___ Input data ___

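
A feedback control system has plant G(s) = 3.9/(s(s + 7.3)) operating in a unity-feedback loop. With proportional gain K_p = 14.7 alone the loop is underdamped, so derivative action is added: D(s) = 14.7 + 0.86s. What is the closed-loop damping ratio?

Forward path: (14.7 + 0.86s)·3.9/(s(s+7.3)). The closed-loop characteristic equation is s² + (7.3 + 3.9·0.86)s + 3.9·14.7 = 0.
That is s² + 10.65s + 57.33 = 0, so ω_n = 7.572 rad/s and ζ = 10.65/(2·7.572) = 0.7035.

ζ = 0.704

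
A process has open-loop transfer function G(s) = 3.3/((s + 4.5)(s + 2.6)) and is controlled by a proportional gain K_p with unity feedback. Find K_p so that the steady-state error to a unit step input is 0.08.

K_p = 40.8

The loop is type 0, so e_ss(step) = 1/(1 + K_pos) with K_pos = K_p·G(0).
G(0) = 0.2821. Require 1/(1 + K_p·0.2821) = 0.08, so 1 + 0.2821·K_p = 12.5.
K_p = (12.5 − 1)/0.2821 = 40.8.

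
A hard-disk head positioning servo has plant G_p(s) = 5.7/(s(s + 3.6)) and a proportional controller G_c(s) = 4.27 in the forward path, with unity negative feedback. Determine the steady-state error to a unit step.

0

The open loop G_c(s)G_p(s) has a pole at the origin (type 1), so the static position error constant is infinite and e_ss = 1/(1+∞) = 0.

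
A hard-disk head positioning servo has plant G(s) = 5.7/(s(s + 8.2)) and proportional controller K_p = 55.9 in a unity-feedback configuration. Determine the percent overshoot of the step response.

47.6%

Closed-loop characteristic equation: s² + 8.2s + 318.6 = 0, so ω_n = 17.85 rad/s and ζ = 8.2/(2·17.85) = 0.2297.
%OS = 100·exp(−πζ/√(1−ζ²)) = 100·exp(−π·0.2297/√0.9472) = 47.6%.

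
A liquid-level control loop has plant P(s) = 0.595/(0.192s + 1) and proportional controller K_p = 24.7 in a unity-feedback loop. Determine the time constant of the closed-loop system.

τ = 0.0122 s

Closed loop: T(s) = K_p·P/(1+K_p·P) = 14.7/(0.192s + 1 + 14.7), with pole at s = −(1 + 14.7)/0.192 = −81.75.
Closed-loop time constant τ = 1/81.75 = 0.0122 s.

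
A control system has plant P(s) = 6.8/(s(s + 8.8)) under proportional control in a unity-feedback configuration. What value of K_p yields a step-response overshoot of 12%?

K_p = 9.1

From %OS = 100·exp(−πζ/√(1−ζ²)) = 12%, ζ = −ln(0.12)/√(π²+ln²(0.12)) = 0.5594.
Characteristic equation s² + 8.8s + 6.8K_p = 0 gives ζ = 8.8/(2√(6.8K_p)).
Setting ζ = 0.5594: √(6.8K_p) = 8.8/(2·0.5594) = 7.865, so K_p = 61.86/6.8 = 9.1.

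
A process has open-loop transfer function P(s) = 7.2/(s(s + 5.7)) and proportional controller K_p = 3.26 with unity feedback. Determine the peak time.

T_p = 0.802 s

The closed-loop denominator s² + 5.7s + 23.47 gives ω_n = √23.47 = 4.845 and ζ = 5.7/(2ω_n) = 0.5883.
Damped frequency ω_d = ω_n√(1−ζ²) = 3.918 rad/s, so peak time T_p = π/ω_d = 0.802 s.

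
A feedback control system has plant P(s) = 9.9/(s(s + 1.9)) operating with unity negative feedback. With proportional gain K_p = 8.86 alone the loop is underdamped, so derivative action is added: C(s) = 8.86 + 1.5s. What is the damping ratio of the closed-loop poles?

Forward path: (8.86 + 1.5s)·9.9/(s(s+1.9)). The closed-loop characteristic equation is s² + (1.9 + 9.9·1.5)s + 9.9·8.86 = 0.
That is s² + 16.75s + 87.71 = 0, so ω_n = 9.366 rad/s and ζ = 16.75/(2·9.366) = 0.8942.

ζ = 0.894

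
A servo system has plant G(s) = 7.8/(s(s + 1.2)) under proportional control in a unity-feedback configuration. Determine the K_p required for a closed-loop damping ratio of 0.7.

Closed-loop characteristic equation: s² + 1.2s + K_p·7.8 = 0.
So ω_n = √(7.8K_p) and 2ζω_n = 1.2, giving ζ = 1.2/(2√(7.8K_p)).
Setting ζ = 0.7: √(7.8K_p) = 1.2/(2·0.7) = 0.8571, so K_p = 0.7347/7.8 = 0.0942.

K_p = 0.0942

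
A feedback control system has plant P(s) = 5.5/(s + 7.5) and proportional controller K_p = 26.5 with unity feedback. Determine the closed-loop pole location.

Closed-loop transfer function: T(s) = K_p·P(s)/(1 + K_p·P(s)) = 145.8/(s + 7.5 + 145.8) = 145.8/(s + 153.2).
The closed-loop pole is at s = −153.2.

s = -153.2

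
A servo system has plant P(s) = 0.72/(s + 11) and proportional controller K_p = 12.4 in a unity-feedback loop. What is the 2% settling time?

T_s ≈ 0.201 s

Closed-loop transfer function: T(s) = K_p·P(s)/(1 + K_p·P(s)) = 8.928/(s + 11 + 8.928) = 8.928/(s + 19.93).
Time constant τ = 1/19.93 = 0.05018 s, so the 2% settling time is about 4τ = 0.201 s.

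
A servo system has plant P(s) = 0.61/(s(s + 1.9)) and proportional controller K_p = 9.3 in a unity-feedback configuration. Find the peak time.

From 1 + K_pP(s) = 0: s² + 1.9s + 5.673 = 0 ⇒ ω_n = 2.382, ζ = 0.3989.
Damped frequency ω_d = ω_n√(1−ζ²) = 2.184 rad/s, so peak time T_p = π/ω_d = 1.44 s.

T_p = 1.44 s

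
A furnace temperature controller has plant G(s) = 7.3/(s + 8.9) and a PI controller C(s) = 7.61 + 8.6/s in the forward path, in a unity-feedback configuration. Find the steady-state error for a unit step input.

The open loop C(s)G(s) has a pole at the origin (type 1), so the static position error constant is infinite and e_ss = 1/(1+∞) = 0.

0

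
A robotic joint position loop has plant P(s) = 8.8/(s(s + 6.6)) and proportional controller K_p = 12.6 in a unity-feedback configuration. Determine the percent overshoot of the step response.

35.5%

From 1 + K_pP(s) = 0: s² + 6.6s + 110.9 = 0 ⇒ ω_n = 10.53, ζ = 0.3134.
%OS = 100·exp(−πζ/√(1−ζ²)) = 100·exp(−π·0.3134/√0.9018) = 35.5%.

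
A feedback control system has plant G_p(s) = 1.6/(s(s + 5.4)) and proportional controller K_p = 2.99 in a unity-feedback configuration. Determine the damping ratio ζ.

ζ = 1.23

With unity feedback the closed-loop characteristic equation is s² + 5.4s + 2.99·1.6 = s² + 5.4s + 4.784 = 0.
Matching s² + 2ζω_n s + ω_n²: ω_n = √4.784 = 2.187 rad/s and 2ζω_n = 5.4, so ζ = 5.4/(2·2.187) = 1.23.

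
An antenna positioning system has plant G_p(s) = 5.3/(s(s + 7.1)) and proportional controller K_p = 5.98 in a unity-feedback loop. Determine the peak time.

Closed-loop characteristic equation: s² + 7.1s + 31.69 = 0, so ω_n = 5.63 rad/s and ζ = 7.1/(2·5.63) = 0.6306.
Damped frequency ω_d = ω_n√(1−ζ²) = 4.369 rad/s, so peak time T_p = π/ω_d = 0.719 s.

T_p = 0.719 s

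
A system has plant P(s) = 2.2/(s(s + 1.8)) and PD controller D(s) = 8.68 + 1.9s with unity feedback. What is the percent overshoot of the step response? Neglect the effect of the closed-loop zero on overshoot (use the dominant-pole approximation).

Forward path: (8.68 + 1.9s)·2.2/(s(s+1.8)). The closed-loop characteristic equation is s² + (1.8 + 2.2·1.9)s + 2.2·8.68 = 0.
That is s² + 5.98s + 19.1 = 0, so ω_n = 4.37 rad/s and ζ = 5.98/(2·4.37) = 0.6842.
%OS = 100·exp(−πζ/√(1−ζ²)) = 5.25%.

5.25%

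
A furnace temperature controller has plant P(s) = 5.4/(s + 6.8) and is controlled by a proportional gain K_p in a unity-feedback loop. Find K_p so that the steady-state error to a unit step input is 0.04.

K_p = 30.2

For a type-0 loop with proportional control, e_ss = 1/(1 + K_p·P(0)).
P(0) = 0.7941. Require 1/(1 + K_p·0.7941) = 0.04, so 1 + 0.7941·K_p = 25.
K_p = (25 − 1)/0.7941 = 30.2.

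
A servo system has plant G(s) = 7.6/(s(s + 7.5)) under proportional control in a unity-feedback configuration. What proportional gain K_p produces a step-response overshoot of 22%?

K_p = 9.82

From %OS = 100·exp(−πζ/√(1−ζ²)) = 22%, ζ = −ln(0.22)/√(π²+ln²(0.22)) = 0.4342.
Characteristic equation s² + 7.5s + 7.6K_p = 0 gives ζ = 7.5/(2√(7.6K_p)).
Setting ζ = 0.4342: √(7.6K_p) = 7.5/(2·0.4342) = 8.637, so K_p = 74.6/7.6 = 9.82.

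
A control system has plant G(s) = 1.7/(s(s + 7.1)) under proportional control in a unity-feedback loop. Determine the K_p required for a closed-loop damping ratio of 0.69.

K_p = 15.6

Closed-loop characteristic equation: s² + 7.1s + K_p·1.7 = 0.
So ω_n = √(1.7K_p) and 2ζω_n = 7.1, giving ζ = 7.1/(2√(1.7K_p)).
Setting ζ = 0.69: √(1.7K_p) = 7.1/(2·0.69) = 5.145, so K_p = 26.47/1.7 = 15.6.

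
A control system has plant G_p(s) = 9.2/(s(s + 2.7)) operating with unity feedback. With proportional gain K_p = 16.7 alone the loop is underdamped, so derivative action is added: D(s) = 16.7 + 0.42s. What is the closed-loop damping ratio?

Forward path: (16.7 + 0.42s)·9.2/(s(s+2.7)). The closed-loop characteristic equation is s² + (2.7 + 9.2·0.42)s + 9.2·16.7 = 0.
That is s² + 6.564s + 153.6 = 0, so ω_n = 12.4 rad/s and ζ = 6.564/(2·12.4) = 0.2648.

ζ = 0.265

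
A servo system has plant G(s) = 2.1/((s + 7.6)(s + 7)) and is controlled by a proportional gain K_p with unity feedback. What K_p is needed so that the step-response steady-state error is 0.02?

K_p = 1240

For a type-0 loop with proportional control, e_ss = 1/(1 + K_p·G(0)).
G(0) = 0.03947. Require 1/(1 + K_p·0.03947) = 0.02, so 1 + 0.03947·K_p = 50.
K_p = (50 − 1)/0.03947 = 1240.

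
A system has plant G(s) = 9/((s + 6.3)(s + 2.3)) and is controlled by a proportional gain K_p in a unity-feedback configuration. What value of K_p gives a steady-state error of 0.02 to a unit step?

K_p = 78.9

For a type-0 loop with proportional control, e_ss = 1/(1 + K_p·G(0)).
G(0) = 0.6211. Require 1/(1 + K_p·0.6211) = 0.02, so 1 + 0.6211·K_p = 50.
K_p = (50 − 1)/0.6211 = 78.9.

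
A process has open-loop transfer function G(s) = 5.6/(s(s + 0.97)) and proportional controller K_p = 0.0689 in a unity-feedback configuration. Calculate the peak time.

The closed-loop denominator s² + 0.97s + 0.3858 gives ω_n = √0.3858 = 0.6212 and ζ = 0.97/(2ω_n) = 0.7808.
Damped frequency ω_d = ω_n√(1−ζ²) = 0.3881 rad/s, so peak time T_p = π/ω_d = 8.09 s.

T_p = 8.09 s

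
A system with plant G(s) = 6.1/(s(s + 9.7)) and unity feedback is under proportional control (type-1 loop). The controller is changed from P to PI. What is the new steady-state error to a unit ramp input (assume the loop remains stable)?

0

The integrator raises the loop to type 2, so K_v → ∞ and e_ss to a ramp is zero.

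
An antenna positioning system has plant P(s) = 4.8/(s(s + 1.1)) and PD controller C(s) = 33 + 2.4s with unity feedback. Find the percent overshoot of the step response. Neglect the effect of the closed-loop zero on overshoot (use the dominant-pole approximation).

Forward path: (33 + 2.4s)·4.8/(s(s+1.1)). The closed-loop characteristic equation is s² + (1.1 + 4.8·2.4)s + 4.8·33 = 0.
That is s² + 12.62s + 158.4 = 0, so ω_n = 12.59 rad/s and ζ = 12.62/(2·12.59) = 0.5014.
%OS = 100·exp(−πζ/√(1−ζ²)) = 16.2%.

16.2%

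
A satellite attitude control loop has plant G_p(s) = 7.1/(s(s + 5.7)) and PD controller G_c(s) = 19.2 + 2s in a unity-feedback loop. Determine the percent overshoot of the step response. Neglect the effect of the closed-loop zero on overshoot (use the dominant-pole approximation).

0.599%

Forward path: (19.2 + 2s)·7.1/(s(s+5.7)). The closed-loop characteristic equation is s² + (5.7 + 7.1·2)s + 7.1·19.2 = 0.
That is s² + 19.9s + 136.3 = 0, so ω_n = 11.68 rad/s and ζ = 19.9/(2·11.68) = 0.8522.
%OS = 100·exp(−πζ/√(1−ζ²)) = 0.599%.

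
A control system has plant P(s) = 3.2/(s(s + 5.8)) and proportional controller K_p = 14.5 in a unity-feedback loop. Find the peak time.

T_p = 0.51 s

From 1 + K_pP(s) = 0: s² + 5.8s + 46.4 = 0 ⇒ ω_n = 6.812, ζ = 0.4257.
Damped frequency ω_d = ω_n√(1−ζ²) = 6.164 rad/s, so peak time T_p = π/ω_d = 0.51 s.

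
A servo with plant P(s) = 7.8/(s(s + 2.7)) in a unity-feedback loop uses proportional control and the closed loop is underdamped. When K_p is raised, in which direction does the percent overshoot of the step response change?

ζ = 2.7/(2√(7.8K_p)) decreases as K_p grows; lower damping means more overshoot.

increase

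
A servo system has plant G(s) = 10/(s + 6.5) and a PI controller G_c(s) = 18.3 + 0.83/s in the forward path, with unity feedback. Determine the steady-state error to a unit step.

The open loop G_c(s)G(s) has a pole at the origin (type 1), so the static position error constant is infinite and e_ss = 1/(1+∞) = 0.

0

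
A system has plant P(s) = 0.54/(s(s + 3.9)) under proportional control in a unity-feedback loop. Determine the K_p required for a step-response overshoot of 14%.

K_p = 25

From %OS = 100·exp(−πζ/√(1−ζ²)) = 14%, ζ = −ln(0.14)/√(π²+ln²(0.14)) = 0.5305.
Characteristic equation s² + 3.9s + 0.54K_p = 0 gives ζ = 3.9/(2√(0.54K_p)).
Setting ζ = 0.5305: √(0.54K_p) = 3.9/(2·0.5305) = 3.676, so K_p = 13.51/0.54 = 25.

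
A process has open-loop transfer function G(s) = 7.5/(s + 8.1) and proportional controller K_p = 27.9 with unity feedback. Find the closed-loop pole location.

s = -217.3

Closed-loop transfer function: T(s) = K_p·G(s)/(1 + K_p·G(s)) = 209.2/(s + 8.1 + 209.2) = 209.2/(s + 217.3).
The closed-loop pole is at s = −217.3.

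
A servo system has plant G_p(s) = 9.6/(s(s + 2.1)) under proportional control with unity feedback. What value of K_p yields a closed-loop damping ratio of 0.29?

K_p = 1.37

Closed-loop characteristic equation: s² + 2.1s + K_p·9.6 = 0.
So ω_n = √(9.6K_p) and 2ζω_n = 2.1, giving ζ = 2.1/(2√(9.6K_p)).
Setting ζ = 0.29: √(9.6K_p) = 2.1/(2·0.29) = 3.621, so K_p = 13.11/9.6 = 1.37.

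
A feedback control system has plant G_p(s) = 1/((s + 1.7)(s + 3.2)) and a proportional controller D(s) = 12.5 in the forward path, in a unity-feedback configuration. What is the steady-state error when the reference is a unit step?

The loop is type 0. Static position error constant K_pos = D(0)·G_p(0) = 12.5·0.1838 = 2.298.
Steady-state error to a unit step: e_ss = 1/(1+K_pos) = 1/3.298 = 0.303.

0.303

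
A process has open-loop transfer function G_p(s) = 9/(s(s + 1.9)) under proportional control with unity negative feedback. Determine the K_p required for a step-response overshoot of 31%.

From %OS = 100·exp(−πζ/√(1−ζ²)) = 31%, ζ = −ln(0.31)/√(π²+ln²(0.31)) = 0.3493.
Characteristic equation s² + 1.9s + 9K_p = 0 gives ζ = 1.9/(2√(9K_p)).
Setting ζ = 0.3493: √(9K_p) = 1.9/(2·0.3493) = 2.72, so K_p = 7.396/9 = 0.822.

K_p = 0.822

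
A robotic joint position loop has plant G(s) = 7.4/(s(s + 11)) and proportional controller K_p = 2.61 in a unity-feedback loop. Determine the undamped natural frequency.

ω_n = 4.39 rad/s

1 + K_p·G(s) = 0 gives s² + 11s + 19.31 = 0.
So ω_n² = 19.31 ⇒ ω_n = 4.395 rad/s, and ζ = 11/(2ω_n) = 1.25.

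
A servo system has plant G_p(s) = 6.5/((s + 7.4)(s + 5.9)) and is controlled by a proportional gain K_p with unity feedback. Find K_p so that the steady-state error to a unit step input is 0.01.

K_p = 665

For a type-0 loop with proportional control, e_ss = 1/(1 + K_p·G_p(0)).
G_p(0) = 0.1489. Require 1/(1 + K_p·0.1489) = 0.01, so 1 + 0.1489·K_p = 100.
K_p = (100 − 1)/0.1489 = 665.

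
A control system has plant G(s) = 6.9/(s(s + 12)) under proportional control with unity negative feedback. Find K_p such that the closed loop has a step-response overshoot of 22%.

From %OS = 100·exp(−πζ/√(1−ζ²)) = 22%, ζ = −ln(0.22)/√(π²+ln²(0.22)) = 0.4342.
Characteristic equation s² + 12s + 6.9K_p = 0 gives ζ = 12/(2√(6.9K_p)).
Setting ζ = 0.4342: √(6.9K_p) = 12/(2·0.4342) = 13.82, so K_p = 191/6.9 = 27.7.

K_p = 27.7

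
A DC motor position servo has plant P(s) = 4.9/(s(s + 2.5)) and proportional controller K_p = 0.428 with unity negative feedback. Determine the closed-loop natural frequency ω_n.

ω_n = 1.45 rad/s

With unity feedback the closed-loop characteristic equation is s² + 2.5s + 0.428·4.9 = s² + 2.5s + 2.097 = 0.
Matching s² + 2ζω_n s + ω_n²: ω_n = √2.097 = 1.448 rad/s and 2ζω_n = 2.5, so ζ = 2.5/(2·1.448) = 0.863.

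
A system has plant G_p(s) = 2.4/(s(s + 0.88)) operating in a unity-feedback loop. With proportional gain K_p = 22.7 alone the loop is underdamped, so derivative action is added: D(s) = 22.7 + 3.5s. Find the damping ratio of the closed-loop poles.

Forward path: (22.7 + 3.5s)·2.4/(s(s+0.88)). The closed-loop characteristic equation is s² + (0.88 + 2.4·3.5)s + 2.4·22.7 = 0.
That is s² + 9.28s + 54.48 = 0, so ω_n = 7.381 rad/s and ζ = 9.28/(2·7.381) = 0.6286.

ζ = 0.629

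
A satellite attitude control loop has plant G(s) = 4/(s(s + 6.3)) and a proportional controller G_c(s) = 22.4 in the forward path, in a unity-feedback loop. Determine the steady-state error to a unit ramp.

The loop has one pole at the origin (type 1). Velocity error constant K_v = lim_{s→0} s·G_c(s)G(s) = 22.4·4/6.3 = 14.22.
Steady-state error to a unit ramp: e_ss = 1/K_v = 0.0703.

0.0703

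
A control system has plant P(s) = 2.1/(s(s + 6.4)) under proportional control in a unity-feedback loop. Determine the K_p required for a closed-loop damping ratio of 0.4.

K_p = 30.5

Closed-loop characteristic equation: s² + 6.4s + K_p·2.1 = 0.
So ω_n = √(2.1K_p) and 2ζω_n = 6.4, giving ζ = 6.4/(2√(2.1K_p)).
Setting ζ = 0.4: √(2.1K_p) = 6.4/(2·0.4) = 8, so K_p = 64/2.1 = 30.5.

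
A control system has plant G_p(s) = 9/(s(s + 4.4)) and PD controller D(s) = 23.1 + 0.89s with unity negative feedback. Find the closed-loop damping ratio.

ζ = 0.43

Forward path: (23.1 + 0.89s)·9/(s(s+4.4)). The closed-loop characteristic equation is s² + (4.4 + 9·0.89)s + 9·23.1 = 0.
That is s² + 12.41s + 207.9 = 0, so ω_n = 14.42 rad/s and ζ = 12.41/(2·14.42) = 0.4303.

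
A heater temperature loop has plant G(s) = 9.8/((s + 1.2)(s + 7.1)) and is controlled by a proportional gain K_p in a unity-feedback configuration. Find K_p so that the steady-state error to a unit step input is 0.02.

K_p = 42.6

For a type-0 loop with proportional control, e_ss = 1/(1 + K_p·G(0)).
G(0) = 1.15. Require 1/(1 + K_p·1.15) = 0.02, so 1 + 1.15·K_p = 50.
K_p = (50 − 1)/1.15 = 42.6.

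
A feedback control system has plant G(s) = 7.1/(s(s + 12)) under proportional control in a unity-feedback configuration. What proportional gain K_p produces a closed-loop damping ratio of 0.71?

Closed-loop characteristic equation: s² + 12s + K_p·7.1 = 0.
So ω_n = √(7.1K_p) and 2ζω_n = 12, giving ζ = 12/(2√(7.1K_p)).
Setting ζ = 0.71: √(7.1K_p) = 12/(2·0.71) = 8.451, so K_p = 71.41/7.1 = 10.1.

K_p = 10.1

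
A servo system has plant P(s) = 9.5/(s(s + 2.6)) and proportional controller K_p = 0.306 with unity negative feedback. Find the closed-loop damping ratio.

With unity feedback the closed-loop characteristic equation is s² + 2.6s + 0.306·9.5 = s² + 2.6s + 2.907 = 0.
Matching s² + 2ζω_n s + ω_n²: ω_n = √2.907 = 1.705 rad/s and 2ζω_n = 2.6, so ζ = 2.6/(2·1.705) = 0.762.

ζ = 0.762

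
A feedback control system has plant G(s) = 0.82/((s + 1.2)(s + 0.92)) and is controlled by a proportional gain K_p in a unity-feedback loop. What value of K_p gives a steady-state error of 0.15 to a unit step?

Steady-state error for a unit step on this type-0 loop is 1/(1 + K_p·G(0)).
G(0) = 0.7428. Require 1/(1 + K_p·0.7428) = 0.15, so 1 + 0.7428·K_p = 6.667.
K_p = (6.667 − 1)/0.7428 = 7.63.

K_p = 7.63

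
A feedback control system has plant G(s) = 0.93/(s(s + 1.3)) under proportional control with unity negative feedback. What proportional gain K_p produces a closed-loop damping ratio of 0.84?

K_p = 0.644

Closed-loop characteristic equation: s² + 1.3s + K_p·0.93 = 0.
So ω_n = √(0.93K_p) and 2ζω_n = 1.3, giving ζ = 1.3/(2√(0.93K_p)).
Setting ζ = 0.84: √(0.93K_p) = 1.3/(2·0.84) = 0.7738, so K_p = 0.5988/0.93 = 0.644.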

___

• Exercise brief:
Print only the lines running from the one with "A feedback control system has plant G(s) = 0.82/((s" to the final line of the data above, each exactly as it appears.

• Response to this exercise:
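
A feedback control system has plant G(s) = 0.82/((s + 1.2)(s + 0.92)) and is controlled by a proportional gain K_p in a unity-feedback loop. What value of K_p gives a steady-state error of 0.15 to a unit step?

Steady-state error for a unit step on this type-0 loop is 1/(1 + K_p·G(0)).
G(0) = 0.7428. Require 1/(1 + K_p·0.7428) = 0.15, so 1 + 0.7428·K_p = 6.667.
K_p = (6.667 − 1)/0.7428 = 7.63.

K_p = 7.63

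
A feedback control system has plant G(s) = 0.93/(s(s + 1.3)) under proportional control with unity negative feedback. What proportional gain K_p produces a closed-loop damping ratio of 0.84?

K_p = 0.644

Closed-loop characteristic equation: s² + 1.3s + K_p·0.93 = 0.
So ω_n = √(0.93K_p) and 2ζω_n = 1.3, giving ζ = 1.3/(2√(0.93K_p)).
Setting ζ = 0.84: √(0.93K_p) = 1.3/(2·0.84) = 0.7738, so K_p = 0.5988/0.93 = 0.644.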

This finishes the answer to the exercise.